__PROBLEM STATEMENT__. Output every record below exactly as it appears.

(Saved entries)
BEGIN

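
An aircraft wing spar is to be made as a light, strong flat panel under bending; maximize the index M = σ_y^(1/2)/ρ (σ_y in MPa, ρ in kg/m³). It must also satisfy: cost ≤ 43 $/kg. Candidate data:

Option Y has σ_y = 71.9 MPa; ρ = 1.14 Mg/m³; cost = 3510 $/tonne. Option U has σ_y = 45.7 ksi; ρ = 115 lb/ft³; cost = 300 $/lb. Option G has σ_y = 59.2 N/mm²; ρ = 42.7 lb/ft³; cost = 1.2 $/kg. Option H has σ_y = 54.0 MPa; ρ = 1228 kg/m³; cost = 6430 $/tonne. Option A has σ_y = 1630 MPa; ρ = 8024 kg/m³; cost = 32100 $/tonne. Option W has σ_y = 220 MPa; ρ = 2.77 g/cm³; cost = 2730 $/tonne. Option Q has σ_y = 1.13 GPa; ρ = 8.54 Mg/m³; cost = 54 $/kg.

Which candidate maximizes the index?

Screen on constraints: cost ≤ 43 $/kg. Survivors: option Y, option G, option H, option A, option W.
Normalizing units and computing the index:
  option Y: σ_y = 71.90 MPa, ρ = 1140 kg/m³
  option G: σ_y = 59.20 MPa, ρ = 684.0 kg/m³
  option H: σ_y = 54.00 MPa, ρ = 1228 kg/m³
  option A: σ_y = 1630 MPa, ρ = 8024 kg/m³
  option W: σ_y = 220.0 MPa, ρ = 2770 kg/m³
  option G: M = 11.2×10⁻³
  option Y: M = 7.44×10⁻³
  option H: M = 5.98×10⁻³
  option W: M = 5.35×10⁻³
  option A: M = 5.03×10⁻³
Option G has the largest M.

option G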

END

__REPLY__.
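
An aircraft wing spar is to be made as a light, strong flat panel under bending; maximize the index M = σ_y^(1/2)/ρ (σ_y in MPa, ρ in kg/m³). It must also satisfy: cost ≤ 43 $/kg. Candidate data:

Option Y has σ_y = 71.9 MPa; ρ = 1.14 Mg/m³; cost = 3510 $/tonne. Option U has σ_y = 45.7 ksi; ρ = 115 lb/ft³; cost = 300 $/lb. Option G has σ_y = 59.2 N/mm²; ρ = 42.7 lb/ft³; cost = 1.2 $/kg. Option H has σ_y = 54.0 MPa; ρ = 1228 kg/m³; cost = 6430 $/tonne. Option A has σ_y = 1630 MPa; ρ = 8024 kg/m³; cost = 32100 $/tonne. Option W has σ_y = 220 MPa; ρ = 2.77 g/cm³; cost = 2730 $/tonne. Option Q has σ_y = 1.13 GPa; ρ = 8.54 Mg/m³; cost = 54 $/kg.

Which candidate maximizes the index?

Screen on constraints: cost ≤ 43 $/kg. Survivors: option Y, option G, option H, option A, option W.
Normalizing units and computing the index:
  option Y: σ_y = 71.90 MPa, ρ = 1140 kg/m³
  option G: σ_y = 59.20 MPa, ρ = 684.0 kg/m³
  option H: σ_y = 54.00 MPa, ρ = 1228 kg/m³
  option A: σ_y = 1630 MPa, ρ = 8024 kg/m³
  option W: σ_y = 220.0 MPa, ρ = 2770 kg/m³
  option G: M = 11.2×10⁻³
  option Y: M = 7.44×10⁻³
  option H: M = 5.98×10⁻³
  option W: M = 5.35×10⁻³
  option A: M = 5.03×10⁻³
Option G has the largest M.

option G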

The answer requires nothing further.